Your job is to restate each entry word for word.

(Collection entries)
((

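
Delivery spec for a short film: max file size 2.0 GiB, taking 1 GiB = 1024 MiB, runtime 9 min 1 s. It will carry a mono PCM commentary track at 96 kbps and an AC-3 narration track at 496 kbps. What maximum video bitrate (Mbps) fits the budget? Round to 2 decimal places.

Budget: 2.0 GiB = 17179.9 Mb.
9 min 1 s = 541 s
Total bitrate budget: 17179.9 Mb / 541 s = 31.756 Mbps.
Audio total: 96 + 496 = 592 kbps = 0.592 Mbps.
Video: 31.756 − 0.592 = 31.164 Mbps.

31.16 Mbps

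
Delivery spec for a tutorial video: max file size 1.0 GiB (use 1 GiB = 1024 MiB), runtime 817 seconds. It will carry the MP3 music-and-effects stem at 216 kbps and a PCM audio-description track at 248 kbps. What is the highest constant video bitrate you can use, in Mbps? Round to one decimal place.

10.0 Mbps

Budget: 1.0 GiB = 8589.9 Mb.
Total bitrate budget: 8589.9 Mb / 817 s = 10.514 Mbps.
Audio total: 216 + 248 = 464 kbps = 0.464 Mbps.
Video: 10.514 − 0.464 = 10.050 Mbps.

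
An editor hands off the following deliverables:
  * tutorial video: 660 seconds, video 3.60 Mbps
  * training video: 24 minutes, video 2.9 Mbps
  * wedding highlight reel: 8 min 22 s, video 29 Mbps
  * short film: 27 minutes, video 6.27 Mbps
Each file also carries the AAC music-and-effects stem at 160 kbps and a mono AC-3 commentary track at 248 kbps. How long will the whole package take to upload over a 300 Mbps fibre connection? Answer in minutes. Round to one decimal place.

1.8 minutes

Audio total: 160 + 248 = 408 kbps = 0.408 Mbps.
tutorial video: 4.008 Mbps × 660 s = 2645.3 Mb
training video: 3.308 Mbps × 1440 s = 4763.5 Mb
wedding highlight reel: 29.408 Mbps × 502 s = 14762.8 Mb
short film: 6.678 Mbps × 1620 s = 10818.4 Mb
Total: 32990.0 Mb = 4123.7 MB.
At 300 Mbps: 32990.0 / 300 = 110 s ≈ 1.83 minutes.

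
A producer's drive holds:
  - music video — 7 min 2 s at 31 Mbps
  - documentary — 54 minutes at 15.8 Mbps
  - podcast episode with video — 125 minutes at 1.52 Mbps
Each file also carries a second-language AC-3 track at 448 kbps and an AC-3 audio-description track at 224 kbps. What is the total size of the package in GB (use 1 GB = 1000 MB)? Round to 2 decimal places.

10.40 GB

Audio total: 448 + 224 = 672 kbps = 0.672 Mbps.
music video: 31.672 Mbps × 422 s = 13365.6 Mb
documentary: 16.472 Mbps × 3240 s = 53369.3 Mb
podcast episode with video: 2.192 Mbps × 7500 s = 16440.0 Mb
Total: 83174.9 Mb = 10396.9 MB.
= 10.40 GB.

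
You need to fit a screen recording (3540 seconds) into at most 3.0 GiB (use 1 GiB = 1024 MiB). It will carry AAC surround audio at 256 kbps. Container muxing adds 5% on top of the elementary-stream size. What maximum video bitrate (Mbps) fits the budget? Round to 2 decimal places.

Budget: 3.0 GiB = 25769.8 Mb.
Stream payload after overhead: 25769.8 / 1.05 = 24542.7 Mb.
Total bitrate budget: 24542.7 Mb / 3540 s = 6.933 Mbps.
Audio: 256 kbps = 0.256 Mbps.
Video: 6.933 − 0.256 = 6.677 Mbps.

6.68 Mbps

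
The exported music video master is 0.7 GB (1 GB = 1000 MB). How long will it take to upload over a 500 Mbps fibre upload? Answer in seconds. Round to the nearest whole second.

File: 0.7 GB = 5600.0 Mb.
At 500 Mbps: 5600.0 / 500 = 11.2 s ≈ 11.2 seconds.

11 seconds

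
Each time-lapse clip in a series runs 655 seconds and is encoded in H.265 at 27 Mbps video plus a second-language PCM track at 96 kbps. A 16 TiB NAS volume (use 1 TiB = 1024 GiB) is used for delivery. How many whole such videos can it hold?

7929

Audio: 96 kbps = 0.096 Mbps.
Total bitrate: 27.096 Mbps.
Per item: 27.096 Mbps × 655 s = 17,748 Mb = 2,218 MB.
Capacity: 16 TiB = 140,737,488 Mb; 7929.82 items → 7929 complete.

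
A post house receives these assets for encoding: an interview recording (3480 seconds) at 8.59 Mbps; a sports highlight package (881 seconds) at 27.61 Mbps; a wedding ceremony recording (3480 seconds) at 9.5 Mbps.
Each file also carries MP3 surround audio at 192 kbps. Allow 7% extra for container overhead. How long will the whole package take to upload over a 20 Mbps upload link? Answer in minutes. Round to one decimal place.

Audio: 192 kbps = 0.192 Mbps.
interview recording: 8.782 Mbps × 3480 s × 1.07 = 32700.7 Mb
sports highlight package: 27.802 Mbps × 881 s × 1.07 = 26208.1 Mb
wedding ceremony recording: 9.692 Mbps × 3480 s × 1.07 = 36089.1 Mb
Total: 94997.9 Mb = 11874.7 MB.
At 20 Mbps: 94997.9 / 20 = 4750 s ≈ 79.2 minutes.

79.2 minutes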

))

**RESPONSE BOX**
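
Delivery spec for a short film: max file size 2.0 GiB, taking 1 GiB = 1024 MiB, runtime 9 min 1 s. It will carry a mono PCM commentary track at 96 kbps and an AC-3 narration track at 496 kbps. What maximum video bitrate (Mbps) fits the budget? Round to 2 decimal places.

Budget: 2.0 GiB = 17179.9 Mb.
9 min 1 s = 541 s
Total bitrate budget: 17179.9 Mb / 541 s = 31.756 Mbps.
Audio total: 96 + 496 = 592 kbps = 0.592 Mbps.
Video: 31.756 − 0.592 = 31.164 Mbps.

31.16 Mbps

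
Delivery spec for a tutorial video: max file size 1.0 GiB (use 1 GiB = 1024 MiB), runtime 817 seconds. It will carry the MP3 music-and-effects stem at 216 kbps and a PCM audio-description track at 248 kbps. What is the highest constant video bitrate you can use, in Mbps? Round to one decimal place.

10.0 Mbps

Budget: 1.0 GiB = 8589.9 Mb.
Total bitrate budget: 8589.9 Mb / 817 s = 10.514 Mbps.
Audio total: 216 + 248 = 464 kbps = 0.464 Mbps.
Video: 10.514 − 0.464 = 10.050 Mbps.

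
An editor hands off the following deliverables:
  * tutorial video: 660 seconds, video 3.60 Mbps
  * training video: 24 minutes, video 2.9 Mbps
  * wedding highlight reel: 8 min 22 s, video 29 Mbps
  * short film: 27 minutes, video 6.27 Mbps
Each file also carries the AAC music-and-effects stem at 160 kbps and a mono AC-3 commentary track at 248 kbps. How long will the whole package take to upload over a 300 Mbps fibre connection? Answer in minutes. Round to one decimal place.

1.8 minutes

Audio total: 160 + 248 = 408 kbps = 0.408 Mbps.
tutorial video: 4.008 Mbps × 660 s = 2645.3 Mb
training video: 3.308 Mbps × 1440 s = 4763.5 Mb
wedding highlight reel: 29.408 Mbps × 502 s = 14762.8 Mb
short film: 6.678 Mbps × 1620 s = 10818.4 Mb
Total: 32990.0 Mb = 4123.7 MB.
At 300 Mbps: 32990.0 / 300 = 110 s ≈ 1.83 minutes.

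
A producer's drive holds:
  - music video — 7 min 2 s at 31 Mbps
  - documentary — 54 minutes at 15.8 Mbps
  - podcast episode with video — 125 minutes at 1.52 Mbps
Each file also carries a second-language AC-3 track at 448 kbps and an AC-3 audio-description track at 224 kbps. What is the total size of the package in GB (use 1 GB = 1000 MB)? Round to 2 decimal places.

10.40 GB

Audio total: 448 + 224 = 672 kbps = 0.672 Mbps.
music video: 31.672 Mbps × 422 s = 13365.6 Mb
documentary: 16.472 Mbps × 3240 s = 53369.3 Mb
podcast episode with video: 2.192 Mbps × 7500 s = 16440.0 Mb
Total: 83174.9 Mb = 10396.9 MB.
= 10.40 GB.

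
You need to fit a screen recording (3540 seconds) into at most 3.0 GiB (use 1 GiB = 1024 MiB). It will carry AAC surround audio at 256 kbps. Container muxing adds 5% on top of the elementary-stream size. What maximum video bitrate (Mbps) fits the budget? Round to 2 decimal places.

Budget: 3.0 GiB = 25769.8 Mb.
Stream payload after overhead: 25769.8 / 1.05 = 24542.7 Mb.
Total bitrate budget: 24542.7 Mb / 3540 s = 6.933 Mbps.
Audio: 256 kbps = 0.256 Mbps.
Video: 6.933 − 0.256 = 6.677 Mbps.

6.68 Mbps

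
The exported music video master is 0.7 GB (1 GB = 1000 MB). How long will it take to upload over a 500 Mbps fibre upload? Answer in seconds. Round to the nearest whole second.

File: 0.7 GB = 5600.0 Mb.
At 500 Mbps: 5600.0 / 500 = 11.2 s ≈ 11.2 seconds.

11 seconds

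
Each time-lapse clip in a series runs 655 seconds and is encoded in H.265 at 27 Mbps video plus a second-language PCM track at 96 kbps. A 16 TiB NAS volume (use 1 TiB = 1024 GiB) is used for delivery. How many whole such videos can it hold?

7929

Audio: 96 kbps = 0.096 Mbps.
Total bitrate: 27.096 Mbps.
Per item: 27.096 Mbps × 655 s = 17,748 Mb = 2,218 MB.
Capacity: 16 TiB = 140,737,488 Mb; 7929.82 items → 7929 complete.

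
A post house receives these assets for encoding: an interview recording (3480 seconds) at 8.59 Mbps; a sports highlight package (881 seconds) at 27.61 Mbps; a wedding ceremony recording (3480 seconds) at 9.5 Mbps.
Each file also carries MP3 surround audio at 192 kbps. Allow 7% extra for container overhead. How long will the whole package take to upload over a 20 Mbps upload link? Answer in minutes. Round to one decimal place.

Audio: 192 kbps = 0.192 Mbps.
interview recording: 8.782 Mbps × 3480 s × 1.07 = 32700.7 Mb
sports highlight package: 27.802 Mbps × 881 s × 1.07 = 26208.1 Mb
wedding ceremony recording: 9.692 Mbps × 3480 s × 1.07 = 36089.1 Mb
Total: 94997.9 Mb = 11874.7 MB.
At 20 Mbps: 94997.9 / 20 = 4750 s ≈ 79.2 minutes.

79.2 minutes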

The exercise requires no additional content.